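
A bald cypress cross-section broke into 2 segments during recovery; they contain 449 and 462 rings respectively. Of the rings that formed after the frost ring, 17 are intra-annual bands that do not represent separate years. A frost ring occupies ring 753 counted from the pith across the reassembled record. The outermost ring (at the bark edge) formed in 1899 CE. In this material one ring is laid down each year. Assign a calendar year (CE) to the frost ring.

Total rings = 449 + 462 = 911.
The frost ring sits at ring 753 from the pith, so 911 − 753 = 158 rings formed after it.
Excluding 17 false rings: 158 − 17 = 141.
1899 − 141 = 1758 CE.

1758 CE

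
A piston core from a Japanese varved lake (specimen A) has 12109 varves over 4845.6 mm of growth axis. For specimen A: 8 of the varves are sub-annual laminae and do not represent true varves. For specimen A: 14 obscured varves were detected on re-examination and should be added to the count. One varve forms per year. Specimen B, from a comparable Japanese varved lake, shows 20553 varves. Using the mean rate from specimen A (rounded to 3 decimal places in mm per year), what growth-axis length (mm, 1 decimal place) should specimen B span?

Specimen A: adjusted count: 12109 − 8 + 14 = 12115 varves.
A: 4845.6 mm over 12115 years gives 4845.6 / 12115 ≈ 0.400 mm/year.
B's length ≈ 0.400 × 20553 = 8221.2 mm.

8221.2 mm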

--- --- ---

Can you reproduce all the material exactly?

Task answer –
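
A bald cypress cross-section broke into 2 segments during recovery; they contain 449 and 462 rings respectively. Of the rings that formed after the frost ring, 17 are intra-annual bands that do not represent separate years. A frost ring occupies ring 753 counted from the pith across the reassembled record. The outermost ring (at the bark edge) formed in 1899 CE. In this material one ring is laid down each year. Assign a calendar year (CE) to the frost ring.

Total rings = 449 + 462 = 911.
The frost ring sits at ring 753 from the pith, so 911 − 753 = 158 rings formed after it.
Excluding 17 false rings: 158 − 17 = 141.
1899 − 141 = 1758 CE.

1758 CE

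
A piston core from a Japanese varved lake (specimen A) has 12109 varves over 4845.6 mm of growth axis. For specimen A: 8 of the varves are sub-annual laminae and do not represent true varves. For specimen A: 14 obscured varves were detected on re-examination and should be added to the count. One varve forms per year. Specimen B, from a comparable Japanese varved lake, shows 20553 varves. Using the mean rate from specimen A (rounded to 3 decimal places in mm per year), what growth-axis length (mm, 1 decimal place) should specimen B span?

Specimen A: adjusted count: 12109 − 8 + 14 = 12115 varves.
A: 4845.6 mm over 12115 years gives 4845.6 / 12115 ≈ 0.400 mm/year.
B's length ≈ 0.400 × 20553 = 8221.2 mm.

8221.2 mm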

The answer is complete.